(Stored data entries)
== Segment start ==
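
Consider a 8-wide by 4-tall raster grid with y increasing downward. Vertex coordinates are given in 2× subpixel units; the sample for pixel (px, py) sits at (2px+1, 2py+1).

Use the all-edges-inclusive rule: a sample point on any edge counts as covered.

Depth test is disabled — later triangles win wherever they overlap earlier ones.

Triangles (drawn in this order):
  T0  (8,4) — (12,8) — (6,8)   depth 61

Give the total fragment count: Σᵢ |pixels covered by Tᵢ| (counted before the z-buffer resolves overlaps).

T0:
  2·area = 24
  edge (8, 4)→(12, 8): d=(4,4) inclusive
  edge (12, 8)→(6, 8): d=(-6,0) inclusive
  edge (6, 8)→(8, 4): d=(2,-4) inclusive
    (2,0)@(5, 1): e=[0,42,-18] → ·  [on edge]
    (3,1)@(7, 3): e=[0,30,-6] → ·  [on edge]
    (4,2)@(9, 5): e=[0,18,6] → #  [on edge]
    (5,2)@(11, 5): e=[-8,18,14] → ·
    (3,3)@(7, 7): e=[16,6,2] → #
    (5,3)@(11, 7): e=[0,6,18] → #  [on edge]
    (6,3)@(13, 7): e=[-8,6,26] → ·
  covered (4 px):
    · · · · · · · ·
    · · · · · · · ·
    · · · · # · · ·
    · · · # # # · ·

Final: 4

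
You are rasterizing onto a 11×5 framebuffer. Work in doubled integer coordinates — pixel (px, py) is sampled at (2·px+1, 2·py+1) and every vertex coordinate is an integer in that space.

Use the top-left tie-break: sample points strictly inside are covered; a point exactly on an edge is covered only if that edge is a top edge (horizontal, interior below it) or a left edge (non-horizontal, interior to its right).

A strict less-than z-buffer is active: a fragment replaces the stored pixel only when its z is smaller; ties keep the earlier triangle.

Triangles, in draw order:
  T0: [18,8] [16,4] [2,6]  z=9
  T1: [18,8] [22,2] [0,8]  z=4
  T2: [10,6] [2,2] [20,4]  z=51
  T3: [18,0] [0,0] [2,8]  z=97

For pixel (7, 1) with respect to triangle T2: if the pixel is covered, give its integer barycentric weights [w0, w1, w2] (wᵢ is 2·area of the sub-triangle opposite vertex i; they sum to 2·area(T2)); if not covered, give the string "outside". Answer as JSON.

T0:
  2·area = 60  (B↔C swapped to make it positive)
  edge (18, 8)→(2, 6): d=(-16,-2) top-left  bias=+0
  edge (2, 6)→(16, 4): d=(14,-2) top-left  bias=+0
  edge (16, 4)→(18, 8): d=(2,4) right/bottom  bias=-1
    (4,2)@(9, 5): e=[30,0,30] → █  [on edge]
    (5,2)@(11, 5): e=[34,4,22] → █
    (6,2)@(13, 5): e=[38,8,14] → █
    (7,2)@(15, 5): e=[42,12,6] → █
    (8,2)@(17, 5): e=[46,16,-2] → ·
    (4,3)@(9, 7): e=[-2,28,34] → ·
    (5,3)@(11, 7): e=[2,32,26] → █
    (8,3)@(17, 7): e=[14,44,2] → █
    (9,3)@(19, 7): e=[18,48,-6] → ·
    (5,4)@(11, 9): e=[-30,60,30] → ·
    (6,4)@(13, 9): e=[-26,64,22] → ·
    (7,4)@(15, 9): e=[-22,68,14] → ·
  covered (8 px):
    · · · · · · · · · · ·
    · · · · · · · · · · ·
    · · · · █ █ █ █ · · ·
    · · · · · █ █ █ █ · ·
    · · · · · · · · · · ·
T1:
  2·area = 108  (B↔C swapped to make it positive)
  edge (18, 8)→(0, 8): d=(-18,0) right/bottom  bias=-1
  edge (0, 8)→(22, 2): d=(22,-6) top-left  bias=+0
  edge (22, 2)→(18, 8): d=(-4,6) right/bottom  bias=-1
    (9,1)@(19, 3): e=[90,4,14] → █
    (10,1)@(21, 3): e=[90,16,2] → █
    (5,2)@(11, 5): e=[54,0,54] → █  [on edge]
    (6,2)@(13, 5): e=[54,12,42] → █
    (7,2)@(15, 5): e=[54,24,30] → █
    (8,2)@(17, 5): e=[54,36,18] → █
    (10,2)@(21, 5): e=[54,60,-6] → ·
    (2,3)@(5, 7): e=[18,8,82] → █
    (3,3)@(7, 7): e=[18,20,70] → █
    (4,3)@(9, 7): e=[18,32,58] → █
    (9,3)@(19, 7): e=[18,92,-2] → ·
    (2,4)@(5, 9): e=[-18,52,74] → ·
  covered (14 px):
    · · · · · · · · · · ·
    · · · · · · · · · █ █
    · · · · · █ █ █ █ █ ·
    · · █ █ █ █ █ █ █ · ·
    · · · · · · · · · · ·
T2:
  2·area = 56
  edge (10, 6)→(2, 2): d=(-8,-4) top-left  bias=+0
  edge (2, 2)→(20, 4): d=(18,2) right/bottom  bias=-1
  edge (20, 4)→(10, 6): d=(-10,2) right/bottom  bias=-1
    (2,1)@(5, 3): e=[4,12,40] → █
    (3,1)@(7, 3): e=[12,8,36] → █
    (4,1)@(9, 3): e=[20,4,32] → █
    (5,1)@(11, 3): e=[28,0,28] → ·  [on edge]
    (2,2)@(5, 5): e=[-12,48,20] → ·
    (3,2)@(7, 5): e=[-4,44,16] → ·
    (4,2)@(9, 5): e=[4,40,12] → █
    (5,2)@(11, 5): e=[12,36,8] → █
    (6,2)@(13, 5): e=[20,32,4] → █
    (7,2)@(15, 5): e=[28,28,0] → ·  [on edge]
    (2,3)@(5, 7): e=[-28,84,0] → ·  [on edge]
    (4,3)@(9, 7): e=[-12,76,-8] → ·
  covered (6 px):
    · · · · · · · · · · ·
    · · █ █ █ · · · · · ·
    · · · · █ █ █ · · · ·
    · · · · · · · · · · ·
    · · · · · · · · · · ·
T3:
  2·area = 144  (B↔C swapped to make it positive)
  edge (18, 0)→(2, 8): d=(-16,8) right/bottom  bias=-1
  edge (2, 8)→(0, 0): d=(-2,-8) top-left  bias=+0
  edge (0, 0)→(18, 0): d=(18,0) top-left  bias=+0
    (0,0)@(1, 1): e=[120,6,18] → █
    (1,0)@(3, 1): e=[104,22,18] → █
    (2,0)@(5, 1): e=[88,38,18] → █
    (3,0)@(7, 1): e=[72,54,18] → █
    (4,0)@(9, 1): e=[56,70,18] → █
    (5,0)@(11, 1): e=[40,86,18] → █
    (6,0)@(13, 1): e=[24,102,18] → █
    (7,0)@(15, 1): e=[8,118,18] → █
    (8,0)@(17, 1): e=[-8,134,18] → ·
    (0,1)@(1, 3): e=[88,2,54] → █
    (6,1)@(13, 3): e=[-8,98,54] → ·
    (7,1)@(15, 3): e=[-24,114,54] → ·
  covered (18 px):
    █ █ █ █ █ █ █ █ · · ·
    █ █ █ █ █ █ · · · · ·
    · █ █ █ · · · · · · ·
    · █ · · · · · · · · ·
    · · · · · · · · · · ·

Final: "outside"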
== Segment end ==
Exercise.
Print only the lines from the top of the data above down to the line holding "(8,4) — (12,8)", inclusive.

Answer box.
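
Consider a 8-wide by 4-tall raster grid with y increasing downward. Vertex coordinates are given in 2× subpixel units; the sample for pixel (px, py) sits at (2px+1, 2py+1).

Use the all-edges-inclusive rule: a sample point on any edge counts as covered.

Depth test is disabled — later triangles win wherever they overlap earlier ones.

Triangles (drawn in this order):
  T0  (8,4) — (12,8) — (6,8)   depth 61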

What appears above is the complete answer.